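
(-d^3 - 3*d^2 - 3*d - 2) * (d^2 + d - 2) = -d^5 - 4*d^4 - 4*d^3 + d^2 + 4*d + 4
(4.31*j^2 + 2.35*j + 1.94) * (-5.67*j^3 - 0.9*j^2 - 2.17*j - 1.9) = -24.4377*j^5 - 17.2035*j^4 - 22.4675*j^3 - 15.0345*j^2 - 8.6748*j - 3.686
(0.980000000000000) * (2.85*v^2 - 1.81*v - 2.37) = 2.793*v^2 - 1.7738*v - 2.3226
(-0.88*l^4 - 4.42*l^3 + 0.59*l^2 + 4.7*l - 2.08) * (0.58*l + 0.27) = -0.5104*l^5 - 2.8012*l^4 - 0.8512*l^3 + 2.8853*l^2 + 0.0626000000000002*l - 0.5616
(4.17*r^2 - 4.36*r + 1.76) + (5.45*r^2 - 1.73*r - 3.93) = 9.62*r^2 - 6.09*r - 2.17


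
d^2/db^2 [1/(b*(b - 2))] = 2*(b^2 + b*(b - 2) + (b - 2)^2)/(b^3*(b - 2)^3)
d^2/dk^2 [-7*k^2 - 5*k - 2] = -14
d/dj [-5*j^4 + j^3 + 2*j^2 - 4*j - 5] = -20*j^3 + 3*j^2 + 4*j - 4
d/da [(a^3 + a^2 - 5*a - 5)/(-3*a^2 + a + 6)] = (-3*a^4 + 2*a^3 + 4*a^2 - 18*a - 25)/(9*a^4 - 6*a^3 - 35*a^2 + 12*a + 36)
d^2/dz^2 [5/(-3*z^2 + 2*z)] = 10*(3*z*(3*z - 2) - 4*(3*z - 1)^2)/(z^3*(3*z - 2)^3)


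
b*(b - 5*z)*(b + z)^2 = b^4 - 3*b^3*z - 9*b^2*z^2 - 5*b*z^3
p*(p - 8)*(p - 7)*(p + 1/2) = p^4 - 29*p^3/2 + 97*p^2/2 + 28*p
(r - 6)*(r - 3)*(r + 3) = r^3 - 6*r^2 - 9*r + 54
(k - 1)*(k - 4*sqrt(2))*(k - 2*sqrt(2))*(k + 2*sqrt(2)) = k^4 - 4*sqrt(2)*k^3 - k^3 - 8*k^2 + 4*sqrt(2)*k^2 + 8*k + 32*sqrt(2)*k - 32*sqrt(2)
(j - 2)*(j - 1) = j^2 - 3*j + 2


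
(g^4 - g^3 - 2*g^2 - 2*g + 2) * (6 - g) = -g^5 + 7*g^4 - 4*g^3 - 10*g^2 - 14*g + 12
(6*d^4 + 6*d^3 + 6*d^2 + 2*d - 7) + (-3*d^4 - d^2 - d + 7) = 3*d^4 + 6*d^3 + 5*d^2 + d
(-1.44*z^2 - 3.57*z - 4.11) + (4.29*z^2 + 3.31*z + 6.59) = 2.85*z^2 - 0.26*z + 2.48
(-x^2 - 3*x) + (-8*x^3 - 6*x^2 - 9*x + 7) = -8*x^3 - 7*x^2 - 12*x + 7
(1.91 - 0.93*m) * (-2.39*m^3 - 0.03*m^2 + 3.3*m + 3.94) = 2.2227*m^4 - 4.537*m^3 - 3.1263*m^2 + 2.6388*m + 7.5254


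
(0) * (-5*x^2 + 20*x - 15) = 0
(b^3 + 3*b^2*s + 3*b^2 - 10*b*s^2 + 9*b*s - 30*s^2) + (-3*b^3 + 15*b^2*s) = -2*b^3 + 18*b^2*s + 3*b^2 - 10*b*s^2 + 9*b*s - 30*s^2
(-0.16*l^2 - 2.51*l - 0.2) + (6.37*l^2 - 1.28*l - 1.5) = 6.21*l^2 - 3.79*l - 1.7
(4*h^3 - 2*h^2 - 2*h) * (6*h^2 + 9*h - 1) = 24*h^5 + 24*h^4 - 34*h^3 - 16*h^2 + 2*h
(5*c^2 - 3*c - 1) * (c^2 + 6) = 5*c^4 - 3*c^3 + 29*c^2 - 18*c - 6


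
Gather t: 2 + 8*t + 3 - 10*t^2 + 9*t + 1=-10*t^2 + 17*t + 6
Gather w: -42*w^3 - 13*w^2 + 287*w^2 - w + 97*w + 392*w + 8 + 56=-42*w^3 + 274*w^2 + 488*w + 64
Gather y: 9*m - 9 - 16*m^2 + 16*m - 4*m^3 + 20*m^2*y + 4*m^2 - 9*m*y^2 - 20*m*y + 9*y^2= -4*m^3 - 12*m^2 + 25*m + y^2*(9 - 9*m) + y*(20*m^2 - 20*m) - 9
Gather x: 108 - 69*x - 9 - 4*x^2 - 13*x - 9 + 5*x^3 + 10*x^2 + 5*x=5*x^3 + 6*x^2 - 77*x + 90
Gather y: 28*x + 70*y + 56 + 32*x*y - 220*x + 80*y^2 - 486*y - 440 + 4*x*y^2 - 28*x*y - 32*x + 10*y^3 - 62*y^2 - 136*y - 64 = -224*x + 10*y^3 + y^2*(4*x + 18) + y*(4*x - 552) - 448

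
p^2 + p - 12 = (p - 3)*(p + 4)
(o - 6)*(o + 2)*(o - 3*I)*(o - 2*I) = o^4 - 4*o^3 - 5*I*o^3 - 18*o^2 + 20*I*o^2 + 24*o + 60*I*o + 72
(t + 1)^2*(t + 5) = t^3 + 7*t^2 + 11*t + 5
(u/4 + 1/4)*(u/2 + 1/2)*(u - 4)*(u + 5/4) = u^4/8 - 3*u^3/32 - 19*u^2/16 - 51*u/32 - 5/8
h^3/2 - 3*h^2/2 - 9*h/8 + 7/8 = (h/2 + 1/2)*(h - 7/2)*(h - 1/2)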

TASK DETAILS » All records shown above are to be output exactly.

EXERCISE OUTPUT »
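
(-d^3 - 3*d^2 - 3*d - 2) * (d^2 + d - 2) = -d^5 - 4*d^4 - 4*d^3 + d^2 + 4*d + 4
(4.31*j^2 + 2.35*j + 1.94) * (-5.67*j^3 - 0.9*j^2 - 2.17*j - 1.9) = -24.4377*j^5 - 17.2035*j^4 - 22.4675*j^3 - 15.0345*j^2 - 8.6748*j - 3.686
(0.980000000000000) * (2.85*v^2 - 1.81*v - 2.37) = 2.793*v^2 - 1.7738*v - 2.3226
(-0.88*l^4 - 4.42*l^3 + 0.59*l^2 + 4.7*l - 2.08) * (0.58*l + 0.27) = -0.5104*l^5 - 2.8012*l^4 - 0.8512*l^3 + 2.8853*l^2 + 0.0626000000000002*l - 0.5616
(4.17*r^2 - 4.36*r + 1.76) + (5.45*r^2 - 1.73*r - 3.93) = 9.62*r^2 - 6.09*r - 2.17


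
d^2/db^2 [1/(b*(b - 2))] = 2*(b^2 + b*(b - 2) + (b - 2)^2)/(b^3*(b - 2)^3)
d^2/dk^2 [-7*k^2 - 5*k - 2] = -14
d/dj [-5*j^4 + j^3 + 2*j^2 - 4*j - 5] = -20*j^3 + 3*j^2 + 4*j - 4
d/da [(a^3 + a^2 - 5*a - 5)/(-3*a^2 + a + 6)] = (-3*a^4 + 2*a^3 + 4*a^2 - 18*a - 25)/(9*a^4 - 6*a^3 - 35*a^2 + 12*a + 36)
d^2/dz^2 [5/(-3*z^2 + 2*z)] = 10*(3*z*(3*z - 2) - 4*(3*z - 1)^2)/(z^3*(3*z - 2)^3)


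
b*(b - 5*z)*(b + z)^2 = b^4 - 3*b^3*z - 9*b^2*z^2 - 5*b*z^3
p*(p - 8)*(p - 7)*(p + 1/2) = p^4 - 29*p^3/2 + 97*p^2/2 + 28*p
(r - 6)*(r - 3)*(r + 3) = r^3 - 6*r^2 - 9*r + 54
(k - 1)*(k - 4*sqrt(2))*(k - 2*sqrt(2))*(k + 2*sqrt(2)) = k^4 - 4*sqrt(2)*k^3 - k^3 - 8*k^2 + 4*sqrt(2)*k^2 + 8*k + 32*sqrt(2)*k - 32*sqrt(2)
(j - 2)*(j - 1) = j^2 - 3*j + 2


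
(g^4 - g^3 - 2*g^2 - 2*g + 2) * (6 - g) = -g^5 + 7*g^4 - 4*g^3 - 10*g^2 - 14*g + 12
(6*d^4 + 6*d^3 + 6*d^2 + 2*d - 7) + (-3*d^4 - d^2 - d + 7) = 3*d^4 + 6*d^3 + 5*d^2 + d
(-1.44*z^2 - 3.57*z - 4.11) + (4.29*z^2 + 3.31*z + 6.59) = 2.85*z^2 - 0.26*z + 2.48
(-x^2 - 3*x) + (-8*x^3 - 6*x^2 - 9*x + 7) = -8*x^3 - 7*x^2 - 12*x + 7
(1.91 - 0.93*m) * (-2.39*m^3 - 0.03*m^2 + 3.3*m + 3.94) = 2.2227*m^4 - 4.537*m^3 - 3.1263*m^2 + 2.6388*m + 7.5254


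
(0) * (-5*x^2 + 20*x - 15) = 0
(b^3 + 3*b^2*s + 3*b^2 - 10*b*s^2 + 9*b*s - 30*s^2) + (-3*b^3 + 15*b^2*s) = -2*b^3 + 18*b^2*s + 3*b^2 - 10*b*s^2 + 9*b*s - 30*s^2
(-0.16*l^2 - 2.51*l - 0.2) + (6.37*l^2 - 1.28*l - 1.5) = 6.21*l^2 - 3.79*l - 1.7
(4*h^3 - 2*h^2 - 2*h) * (6*h^2 + 9*h - 1) = 24*h^5 + 24*h^4 - 34*h^3 - 16*h^2 + 2*h
(5*c^2 - 3*c - 1) * (c^2 + 6) = 5*c^4 - 3*c^3 + 29*c^2 - 18*c - 6


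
Gather t: 2 + 8*t + 3 - 10*t^2 + 9*t + 1=-10*t^2 + 17*t + 6
Gather w: -42*w^3 - 13*w^2 + 287*w^2 - w + 97*w + 392*w + 8 + 56=-42*w^3 + 274*w^2 + 488*w + 64
Gather y: 9*m - 9 - 16*m^2 + 16*m - 4*m^3 + 20*m^2*y + 4*m^2 - 9*m*y^2 - 20*m*y + 9*y^2= -4*m^3 - 12*m^2 + 25*m + y^2*(9 - 9*m) + y*(20*m^2 - 20*m) - 9
Gather x: 108 - 69*x - 9 - 4*x^2 - 13*x - 9 + 5*x^3 + 10*x^2 + 5*x=5*x^3 + 6*x^2 - 77*x + 90
Gather y: 28*x + 70*y + 56 + 32*x*y - 220*x + 80*y^2 - 486*y - 440 + 4*x*y^2 - 28*x*y - 32*x + 10*y^3 - 62*y^2 - 136*y - 64 = -224*x + 10*y^3 + y^2*(4*x + 18) + y*(4*x - 552) - 448

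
p^2 + p - 12 = (p - 3)*(p + 4)
(o - 6)*(o + 2)*(o - 3*I)*(o - 2*I) = o^4 - 4*o^3 - 5*I*o^3 - 18*o^2 + 20*I*o^2 + 24*o + 60*I*o + 72
(t + 1)^2*(t + 5) = t^3 + 7*t^2 + 11*t + 5
(u/4 + 1/4)*(u/2 + 1/2)*(u - 4)*(u + 5/4) = u^4/8 - 3*u^3/32 - 19*u^2/16 - 51*u/32 - 5/8
h^3/2 - 3*h^2/2 - 9*h/8 + 7/8 = (h/2 + 1/2)*(h - 7/2)*(h - 1/2)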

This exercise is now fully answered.